What you need to do:
Search the records for the string "divided", then copy each line where it appears.

Input data:

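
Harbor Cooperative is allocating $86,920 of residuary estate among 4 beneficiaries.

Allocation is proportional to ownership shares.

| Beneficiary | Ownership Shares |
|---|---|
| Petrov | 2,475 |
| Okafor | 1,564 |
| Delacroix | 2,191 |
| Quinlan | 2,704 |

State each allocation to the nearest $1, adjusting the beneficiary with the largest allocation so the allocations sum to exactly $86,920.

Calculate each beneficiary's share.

Total ownership shares = 8,934.
Raw shares: Petrov 2,475/8,934 × $86,920 = 24,079.58; Okafor 1,564/8,934 × $86,920 = 15,216.35; Delacroix 2,191/8,934 × $86,920 = 21,316.51; Quinlan 2,704/8,934 × $86,920 = 26,307.55.
Rounded to nearest $1: Petrov $24,080; Okafor $15,216; Delacroix $21,317; Quinlan $26,308. Sum = $86,921.
Difference $86,920 − $86,921 = −$1 applied to largest allocation (Quinlan): Quinlan becomes $26,307.

Petrov: $24,080 | Okafor: $15,216 | Delacroix: $21,317 | Quinlan: $26,307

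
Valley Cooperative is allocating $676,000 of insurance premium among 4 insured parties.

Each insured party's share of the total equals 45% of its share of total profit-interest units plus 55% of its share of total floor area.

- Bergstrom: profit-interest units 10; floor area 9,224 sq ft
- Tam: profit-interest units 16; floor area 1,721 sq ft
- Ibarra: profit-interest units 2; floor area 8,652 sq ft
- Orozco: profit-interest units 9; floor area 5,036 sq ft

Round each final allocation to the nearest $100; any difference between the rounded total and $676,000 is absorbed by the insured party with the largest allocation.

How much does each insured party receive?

Totals — profit-interest units 37, floor area 24,633.
Combined weights (45% profit-interest units + 55% floor area): Bergstrom 0.3276; Tam 0.2330; Ibarra 0.2175; Orozco 0.2219.
Raw shares: Bergstrom 221,439.34; Tam 157,521.99; Ibarra 147,032.84; Orozco 150,005.83.
After rounding ($100): Bergstrom $221,400; Tam $157,500; Ibarra $147,000; Orozco $150,000. Sum = $675,900.
Difference $676,000 − $675,900 = +$100 applied to largest allocation (Bergstrom): Bergstrom becomes $221,500.

Bergstrom: $221,500 · Tam: $157,500 · Ibarra: $147,000 · Orozco: $150,000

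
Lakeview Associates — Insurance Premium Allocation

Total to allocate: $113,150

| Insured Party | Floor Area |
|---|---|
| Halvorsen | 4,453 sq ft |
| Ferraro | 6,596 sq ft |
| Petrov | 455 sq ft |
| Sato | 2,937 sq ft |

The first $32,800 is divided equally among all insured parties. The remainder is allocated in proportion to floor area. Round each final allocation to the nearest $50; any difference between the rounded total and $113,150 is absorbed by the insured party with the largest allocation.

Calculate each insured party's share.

$32,800 shared equally gives $8,200 per insured party.
Remainder $80,350 by floor area (total 14,441): Halvorsen 24,776.58 → $24,800; Ferraro 36,700.27 → $36,700; Petrov 2,531.63 → $2,550; Sato 16,341.52 → $16,350.
Rounding difference −$50 on remainder applied to Ferraro.
Totals: Halvorsen $8,200 + $24,800 = $33,000; Ferraro $8,200 + $36,650 = $44,850; Petrov $8,200 + $2,550 = $10,750; Sato $8,200 + $16,350 = $24,550.

Halvorsen: $33,000 · Ferraro: $44,850 · Petrov: $10,750 · Sato: $24,550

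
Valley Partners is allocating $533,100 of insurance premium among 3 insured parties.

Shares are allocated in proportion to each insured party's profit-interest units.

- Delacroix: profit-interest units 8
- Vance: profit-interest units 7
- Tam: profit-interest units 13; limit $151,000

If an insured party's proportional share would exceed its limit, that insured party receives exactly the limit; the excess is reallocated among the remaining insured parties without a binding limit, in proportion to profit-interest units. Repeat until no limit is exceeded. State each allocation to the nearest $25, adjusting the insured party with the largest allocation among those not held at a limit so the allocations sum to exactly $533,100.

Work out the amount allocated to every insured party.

Total profit-interest units = 28.
Proportional shares (ignoring caps): Delacroix 152,314.29; Vance 133,275.00; Tam 247,510.71.
Held at cap: Tam ($151,000); remaining pool $382,100 reallocated over remaining profit-interest units 15.
Redistributed shares: Delacroix 203,786.67 → $203,775; Vance 178,313.33 → $178,325.

Delacroix: $203,775 | Vance: $178,325 | Tam: $151,000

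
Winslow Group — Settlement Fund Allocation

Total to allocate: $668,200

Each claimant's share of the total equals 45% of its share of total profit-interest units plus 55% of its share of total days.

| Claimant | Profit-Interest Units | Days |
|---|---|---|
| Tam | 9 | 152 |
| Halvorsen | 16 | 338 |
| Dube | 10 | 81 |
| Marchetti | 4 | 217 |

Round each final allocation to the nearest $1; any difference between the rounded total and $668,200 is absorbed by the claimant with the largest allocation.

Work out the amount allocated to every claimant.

Totals — profit-interest units 39, days 788.
Blended shares (45% profit-interest units + 55% days): Tam 0.2099; Halvorsen 0.4205; Dube 0.1719; Marchetti 0.1976.
Unrounded shares: Tam 140,280.25; Halvorsen 280,997.54; Dube 114,877.04; Marchetti 132,045.16.
At nearest $1: Tam $140,280; Halvorsen $280,998; Dube $114,877; Marchetti $132,045. Sum = $668,200.
Rounded total matches; no reconciliation needed.

Tam: $140,280 | Halvorsen: $280,998 | Dube: $114,877 | Marchetti: $132,045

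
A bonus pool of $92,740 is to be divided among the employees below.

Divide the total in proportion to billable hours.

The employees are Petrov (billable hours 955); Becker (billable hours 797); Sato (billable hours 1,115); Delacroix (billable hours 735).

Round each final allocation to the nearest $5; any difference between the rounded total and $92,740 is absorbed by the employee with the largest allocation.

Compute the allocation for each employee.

Petrov: $24,590 · Becker: $20,520 · Sato: $28,705 · Delacroix: $18,925

Sum of billable hours: 3,602.
Raw shares: Petrov 955/3,602 × $92,740 = 24,588.20; Becker 797/3,602 × $92,740 = 20,520.21; Sato 1,115/3,602 × $92,740 = 28,707.69; Delacroix 735/3,602 × $92,740 = 18,923.90.
After rounding ($5): Petrov $24,590; Becker $20,520; Sato $28,710; Delacroix $18,925. Sum = $92,745.
Difference $92,740 − $92,745 = −$5 applied to largest allocation (Sato): Sato becomes $28,705.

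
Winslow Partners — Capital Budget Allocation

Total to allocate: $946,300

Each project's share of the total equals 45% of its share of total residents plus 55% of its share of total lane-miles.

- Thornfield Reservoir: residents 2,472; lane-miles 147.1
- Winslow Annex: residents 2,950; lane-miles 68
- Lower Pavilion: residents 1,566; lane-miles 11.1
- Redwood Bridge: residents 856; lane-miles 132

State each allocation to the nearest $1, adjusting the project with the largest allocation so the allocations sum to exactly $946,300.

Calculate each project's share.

Totals — residents 7,844, lane-miles 358.2.
Combined weights (45% residents + 55% lane-miles): Thornfield Reservoir 0.3677; Winslow Annex 0.2736; Lower Pavilion 0.1069; Redwood Bridge 0.2518.
Proportional shares: Thornfield Reservoir 347,936.38; Winslow Annex 258,953.65; Lower Pavilion 101,143.31; Redwood Bridge 238,266.67.
At nearest $1: Thornfield Reservoir $347,936; Winslow Annex $258,954; Lower Pavilion $101,143; Redwood Bridge $238,267. Sum = $946,300.
No rounding difference to absorb.

Thornfield Reservoir: $347,936; Winslow Annex: $258,954; Lower Pavilion: $101,143; Redwood Bridge: $238,267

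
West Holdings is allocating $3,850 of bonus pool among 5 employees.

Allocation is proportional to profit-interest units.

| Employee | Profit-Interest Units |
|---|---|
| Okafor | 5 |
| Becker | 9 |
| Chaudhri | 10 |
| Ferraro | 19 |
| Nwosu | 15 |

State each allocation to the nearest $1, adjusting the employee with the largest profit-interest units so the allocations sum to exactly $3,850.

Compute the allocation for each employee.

Okafor: $332 · Becker: $597 · Chaudhri: $664 · Ferraro: $1,261 · Nwosu: $996

Sum of profit-interest units: 5 + 9 + 10 + 19 + 15 = 58.
Pro-rata amounts: Okafor 331.90; Becker 597.41; Chaudhri 663.79; Ferraro 1,261.21; Nwosu 995.69.
At nearest $1: Okafor $332; Becker $597; Chaudhri $664; Ferraro $1,261; Nwosu $996. Sum = $3,850.
No rounding difference to absorb.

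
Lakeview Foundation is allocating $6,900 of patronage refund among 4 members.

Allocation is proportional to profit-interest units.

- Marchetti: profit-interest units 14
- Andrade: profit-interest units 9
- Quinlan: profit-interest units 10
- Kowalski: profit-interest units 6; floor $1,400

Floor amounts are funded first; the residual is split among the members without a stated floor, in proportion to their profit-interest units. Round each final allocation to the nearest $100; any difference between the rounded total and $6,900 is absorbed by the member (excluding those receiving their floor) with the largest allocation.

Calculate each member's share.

Marchetti: $2,300 · Andrade: $1,500 · Quinlan: $1,700 · Kowalski: $1,400

Guaranteed amounts: Kowalski $1,400. Balance $5,500.
Balance split over remaining profit-interest units 33: Marchetti 2,333.33 → $2,300; Andrade 1,500.00 → $1,500; Quinlan 1,666.67 → $1,700.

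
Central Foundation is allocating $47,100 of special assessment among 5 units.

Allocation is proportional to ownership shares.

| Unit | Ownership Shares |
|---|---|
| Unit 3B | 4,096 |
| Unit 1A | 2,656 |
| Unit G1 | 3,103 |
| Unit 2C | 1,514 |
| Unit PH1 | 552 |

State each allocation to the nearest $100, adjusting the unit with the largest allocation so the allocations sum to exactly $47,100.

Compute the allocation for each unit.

Combined ownership shares = 11,921.
Proportional shares: Unit 3B 4,096/11,921 × $47,100 = 16,183.34; Unit 1A 2,656/11,921 × $47,100 = 10,493.88; Unit G1 3,103/11,921 × $47,100 = 12,259.99; Unit 2C 1,514/11,921 × $47,100 = 5,981.83; Unit PH1 552/11,921 × $47,100 = 2,180.96.
Rounded to nearest $100: Unit 3B $16,200; Unit 1A $10,500; Unit G1 $12,300; Unit 2C $6,000; Unit PH1 $2,200. Sum = $47,200.
Difference $47,100 − $47,200 = −$100 applied to largest allocation (Unit 3B): Unit 3B becomes $16,100.

Unit 3B: $16,100 | Unit 1A: $10,500 | Unit G1: $12,300 | Unit 2C: $6,000 | Unit PH1: $2,200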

Your response:
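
The first $32,800 is divided equally among all insured parties. The remainder is allocated in proportion to floor area. Round each final allocation to the nearest $50; any difference between the rounded total and $113,150 is absorbed by the insured party with the largest allocation.
A bonus pool of $92,740 is to be divided among the employees below.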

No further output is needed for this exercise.